*Activity*.
Check which lines of the entries that follow hold "length", then give the number of those lines and nothing more.
___ Material provided ___
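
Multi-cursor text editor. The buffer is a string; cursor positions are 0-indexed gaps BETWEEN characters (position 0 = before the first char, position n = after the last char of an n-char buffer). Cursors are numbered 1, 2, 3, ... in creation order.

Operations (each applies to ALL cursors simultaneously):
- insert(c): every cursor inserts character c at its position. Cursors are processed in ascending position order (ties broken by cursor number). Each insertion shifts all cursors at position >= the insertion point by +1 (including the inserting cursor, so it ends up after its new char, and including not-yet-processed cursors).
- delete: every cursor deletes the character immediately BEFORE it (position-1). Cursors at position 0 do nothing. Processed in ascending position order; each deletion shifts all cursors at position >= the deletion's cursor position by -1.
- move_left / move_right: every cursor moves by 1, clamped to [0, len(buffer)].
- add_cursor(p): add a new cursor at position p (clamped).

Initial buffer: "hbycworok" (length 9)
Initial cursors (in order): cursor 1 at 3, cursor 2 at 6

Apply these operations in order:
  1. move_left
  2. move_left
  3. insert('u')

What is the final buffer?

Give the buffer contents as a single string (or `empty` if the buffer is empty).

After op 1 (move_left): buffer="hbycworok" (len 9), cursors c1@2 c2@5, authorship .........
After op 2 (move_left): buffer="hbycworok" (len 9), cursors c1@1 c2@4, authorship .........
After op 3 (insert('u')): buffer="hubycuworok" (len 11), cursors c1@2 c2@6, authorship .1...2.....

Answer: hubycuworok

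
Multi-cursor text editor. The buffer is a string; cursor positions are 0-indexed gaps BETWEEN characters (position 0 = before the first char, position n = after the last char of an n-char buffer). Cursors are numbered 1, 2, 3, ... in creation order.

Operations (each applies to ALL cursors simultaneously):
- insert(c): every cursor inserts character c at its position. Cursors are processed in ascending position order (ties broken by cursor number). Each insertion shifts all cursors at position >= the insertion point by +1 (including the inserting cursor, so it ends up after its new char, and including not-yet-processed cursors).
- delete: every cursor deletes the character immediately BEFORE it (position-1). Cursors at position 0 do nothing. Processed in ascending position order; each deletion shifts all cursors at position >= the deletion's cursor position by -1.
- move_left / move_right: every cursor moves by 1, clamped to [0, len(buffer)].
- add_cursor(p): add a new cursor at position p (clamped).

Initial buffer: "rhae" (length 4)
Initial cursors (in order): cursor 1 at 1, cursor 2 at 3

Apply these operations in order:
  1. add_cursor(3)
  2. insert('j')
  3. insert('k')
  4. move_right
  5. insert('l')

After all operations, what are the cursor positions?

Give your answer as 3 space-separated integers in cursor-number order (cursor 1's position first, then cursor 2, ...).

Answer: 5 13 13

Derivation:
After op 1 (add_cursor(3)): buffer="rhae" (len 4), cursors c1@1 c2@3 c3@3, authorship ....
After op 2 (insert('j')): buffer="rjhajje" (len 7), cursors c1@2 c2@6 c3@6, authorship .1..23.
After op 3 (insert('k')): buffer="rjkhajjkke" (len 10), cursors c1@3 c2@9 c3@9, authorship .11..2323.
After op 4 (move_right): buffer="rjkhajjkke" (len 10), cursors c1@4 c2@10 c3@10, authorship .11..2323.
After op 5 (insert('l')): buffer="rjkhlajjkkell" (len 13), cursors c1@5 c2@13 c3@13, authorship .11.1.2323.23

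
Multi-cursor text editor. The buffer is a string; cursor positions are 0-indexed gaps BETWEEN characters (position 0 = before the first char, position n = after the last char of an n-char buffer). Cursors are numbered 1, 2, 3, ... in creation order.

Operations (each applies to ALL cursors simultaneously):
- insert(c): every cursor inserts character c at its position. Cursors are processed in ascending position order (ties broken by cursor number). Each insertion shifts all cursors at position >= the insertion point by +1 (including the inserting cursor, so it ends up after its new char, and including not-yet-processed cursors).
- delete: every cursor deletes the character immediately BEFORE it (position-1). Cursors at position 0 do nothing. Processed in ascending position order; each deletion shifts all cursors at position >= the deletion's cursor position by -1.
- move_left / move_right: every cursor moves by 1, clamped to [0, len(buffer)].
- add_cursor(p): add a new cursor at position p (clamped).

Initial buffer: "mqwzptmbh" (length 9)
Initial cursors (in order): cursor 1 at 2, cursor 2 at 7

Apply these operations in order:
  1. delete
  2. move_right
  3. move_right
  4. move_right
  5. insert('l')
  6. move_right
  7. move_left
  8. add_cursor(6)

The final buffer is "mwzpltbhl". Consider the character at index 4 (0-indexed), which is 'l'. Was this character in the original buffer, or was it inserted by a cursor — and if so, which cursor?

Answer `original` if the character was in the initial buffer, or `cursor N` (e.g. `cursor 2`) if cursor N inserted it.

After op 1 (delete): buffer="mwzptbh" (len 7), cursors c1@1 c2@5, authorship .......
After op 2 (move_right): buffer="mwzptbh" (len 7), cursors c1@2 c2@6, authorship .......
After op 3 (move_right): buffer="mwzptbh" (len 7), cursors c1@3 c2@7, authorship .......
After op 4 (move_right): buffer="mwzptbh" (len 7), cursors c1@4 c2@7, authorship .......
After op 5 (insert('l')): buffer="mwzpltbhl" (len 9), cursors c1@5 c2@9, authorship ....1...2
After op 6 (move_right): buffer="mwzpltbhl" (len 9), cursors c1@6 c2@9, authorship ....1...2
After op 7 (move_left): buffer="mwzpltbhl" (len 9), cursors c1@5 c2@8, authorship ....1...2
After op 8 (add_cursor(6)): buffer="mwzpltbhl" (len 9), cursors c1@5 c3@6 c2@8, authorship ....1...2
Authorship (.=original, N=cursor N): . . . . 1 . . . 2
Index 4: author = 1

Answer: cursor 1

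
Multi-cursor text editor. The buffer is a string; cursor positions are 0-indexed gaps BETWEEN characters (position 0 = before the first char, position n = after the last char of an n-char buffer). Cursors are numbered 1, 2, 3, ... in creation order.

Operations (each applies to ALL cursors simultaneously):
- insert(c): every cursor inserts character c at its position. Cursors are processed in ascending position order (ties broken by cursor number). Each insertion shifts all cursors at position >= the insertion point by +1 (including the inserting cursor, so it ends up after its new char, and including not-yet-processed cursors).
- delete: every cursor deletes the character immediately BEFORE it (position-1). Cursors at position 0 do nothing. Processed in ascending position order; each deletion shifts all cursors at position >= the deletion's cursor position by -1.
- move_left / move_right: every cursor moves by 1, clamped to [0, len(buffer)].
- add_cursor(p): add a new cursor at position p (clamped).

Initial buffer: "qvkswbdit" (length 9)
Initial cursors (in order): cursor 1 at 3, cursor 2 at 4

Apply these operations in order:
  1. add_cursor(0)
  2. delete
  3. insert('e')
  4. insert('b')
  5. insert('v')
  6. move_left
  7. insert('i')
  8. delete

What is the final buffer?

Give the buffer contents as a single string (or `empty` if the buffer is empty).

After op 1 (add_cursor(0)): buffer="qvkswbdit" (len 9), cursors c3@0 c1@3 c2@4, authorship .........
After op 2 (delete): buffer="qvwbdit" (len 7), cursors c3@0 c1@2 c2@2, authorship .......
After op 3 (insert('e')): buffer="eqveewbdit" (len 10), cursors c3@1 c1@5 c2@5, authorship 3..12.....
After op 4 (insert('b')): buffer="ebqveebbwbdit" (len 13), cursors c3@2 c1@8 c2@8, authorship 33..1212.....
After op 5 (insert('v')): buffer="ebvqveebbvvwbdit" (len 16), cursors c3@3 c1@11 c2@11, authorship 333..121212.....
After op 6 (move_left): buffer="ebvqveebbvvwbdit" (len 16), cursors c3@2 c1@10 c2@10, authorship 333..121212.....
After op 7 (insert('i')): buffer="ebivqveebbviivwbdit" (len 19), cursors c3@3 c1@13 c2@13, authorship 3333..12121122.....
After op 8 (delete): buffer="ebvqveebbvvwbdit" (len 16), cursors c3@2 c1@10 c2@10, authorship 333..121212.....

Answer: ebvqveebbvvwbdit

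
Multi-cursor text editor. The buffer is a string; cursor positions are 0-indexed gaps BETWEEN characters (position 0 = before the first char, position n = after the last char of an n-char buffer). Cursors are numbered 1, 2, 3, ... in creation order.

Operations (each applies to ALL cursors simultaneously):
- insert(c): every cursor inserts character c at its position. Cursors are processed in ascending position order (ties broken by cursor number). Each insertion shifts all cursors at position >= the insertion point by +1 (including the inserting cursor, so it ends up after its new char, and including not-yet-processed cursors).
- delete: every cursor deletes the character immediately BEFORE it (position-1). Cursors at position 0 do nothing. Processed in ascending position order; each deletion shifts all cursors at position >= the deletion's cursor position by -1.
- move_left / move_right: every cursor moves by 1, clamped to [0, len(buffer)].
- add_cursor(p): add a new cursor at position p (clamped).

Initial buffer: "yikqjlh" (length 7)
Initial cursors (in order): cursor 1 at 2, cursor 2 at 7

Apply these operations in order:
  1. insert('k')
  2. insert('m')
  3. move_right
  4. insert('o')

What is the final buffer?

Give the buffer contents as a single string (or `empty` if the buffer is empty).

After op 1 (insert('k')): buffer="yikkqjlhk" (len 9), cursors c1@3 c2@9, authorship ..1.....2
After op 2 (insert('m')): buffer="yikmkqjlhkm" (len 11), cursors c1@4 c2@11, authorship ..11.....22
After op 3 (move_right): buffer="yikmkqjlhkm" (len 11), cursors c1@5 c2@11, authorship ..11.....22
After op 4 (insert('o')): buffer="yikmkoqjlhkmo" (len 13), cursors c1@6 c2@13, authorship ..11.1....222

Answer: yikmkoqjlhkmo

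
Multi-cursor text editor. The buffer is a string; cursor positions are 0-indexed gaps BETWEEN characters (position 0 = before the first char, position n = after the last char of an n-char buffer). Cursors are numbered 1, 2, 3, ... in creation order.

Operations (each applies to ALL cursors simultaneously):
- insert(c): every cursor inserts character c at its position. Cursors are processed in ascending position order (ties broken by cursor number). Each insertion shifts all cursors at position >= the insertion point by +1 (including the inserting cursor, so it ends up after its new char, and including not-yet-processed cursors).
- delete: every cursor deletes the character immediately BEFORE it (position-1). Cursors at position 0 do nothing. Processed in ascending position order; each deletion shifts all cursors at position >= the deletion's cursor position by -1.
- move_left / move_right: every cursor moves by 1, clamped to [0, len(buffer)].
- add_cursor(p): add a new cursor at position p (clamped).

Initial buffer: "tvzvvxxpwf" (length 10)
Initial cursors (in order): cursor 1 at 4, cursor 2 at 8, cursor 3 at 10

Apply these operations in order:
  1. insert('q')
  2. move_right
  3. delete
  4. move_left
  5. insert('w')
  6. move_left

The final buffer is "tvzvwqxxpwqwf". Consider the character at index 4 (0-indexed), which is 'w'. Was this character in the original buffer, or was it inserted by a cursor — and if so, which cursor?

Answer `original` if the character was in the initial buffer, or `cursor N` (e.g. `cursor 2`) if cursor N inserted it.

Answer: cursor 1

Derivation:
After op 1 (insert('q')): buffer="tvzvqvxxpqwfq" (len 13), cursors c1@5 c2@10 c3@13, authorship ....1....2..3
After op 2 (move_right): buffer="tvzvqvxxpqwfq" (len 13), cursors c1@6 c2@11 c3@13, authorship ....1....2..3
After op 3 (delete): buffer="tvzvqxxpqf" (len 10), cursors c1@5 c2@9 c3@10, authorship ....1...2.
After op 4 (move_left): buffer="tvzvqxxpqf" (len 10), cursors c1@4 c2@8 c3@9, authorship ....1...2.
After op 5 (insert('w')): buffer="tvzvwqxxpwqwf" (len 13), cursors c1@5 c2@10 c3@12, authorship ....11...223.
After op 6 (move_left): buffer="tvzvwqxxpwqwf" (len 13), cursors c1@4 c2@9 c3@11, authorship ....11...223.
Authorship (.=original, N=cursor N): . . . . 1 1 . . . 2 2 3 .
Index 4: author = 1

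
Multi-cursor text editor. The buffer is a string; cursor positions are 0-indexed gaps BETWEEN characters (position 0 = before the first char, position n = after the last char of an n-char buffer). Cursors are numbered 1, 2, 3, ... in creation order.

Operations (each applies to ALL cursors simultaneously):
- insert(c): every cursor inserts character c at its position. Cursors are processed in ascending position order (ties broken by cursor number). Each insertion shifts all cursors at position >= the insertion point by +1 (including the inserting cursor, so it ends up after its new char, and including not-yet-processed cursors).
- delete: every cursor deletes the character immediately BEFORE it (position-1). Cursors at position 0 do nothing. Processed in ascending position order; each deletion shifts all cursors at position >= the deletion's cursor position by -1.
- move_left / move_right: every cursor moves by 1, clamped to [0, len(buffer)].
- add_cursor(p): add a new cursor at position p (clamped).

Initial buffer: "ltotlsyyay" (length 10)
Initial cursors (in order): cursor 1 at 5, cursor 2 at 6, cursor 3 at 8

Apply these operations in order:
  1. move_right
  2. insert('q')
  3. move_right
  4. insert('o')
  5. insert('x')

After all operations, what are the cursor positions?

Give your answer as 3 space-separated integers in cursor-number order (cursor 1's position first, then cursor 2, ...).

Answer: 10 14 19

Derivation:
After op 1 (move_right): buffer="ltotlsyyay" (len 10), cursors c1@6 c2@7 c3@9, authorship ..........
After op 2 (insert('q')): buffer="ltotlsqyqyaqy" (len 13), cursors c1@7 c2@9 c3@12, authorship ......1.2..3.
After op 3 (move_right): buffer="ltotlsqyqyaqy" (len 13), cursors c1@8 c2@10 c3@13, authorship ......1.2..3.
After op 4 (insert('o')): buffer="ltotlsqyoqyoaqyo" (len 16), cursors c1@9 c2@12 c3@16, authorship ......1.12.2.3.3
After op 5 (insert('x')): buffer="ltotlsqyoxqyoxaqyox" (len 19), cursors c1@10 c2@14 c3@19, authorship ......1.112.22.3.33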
___
*Task answer*.
7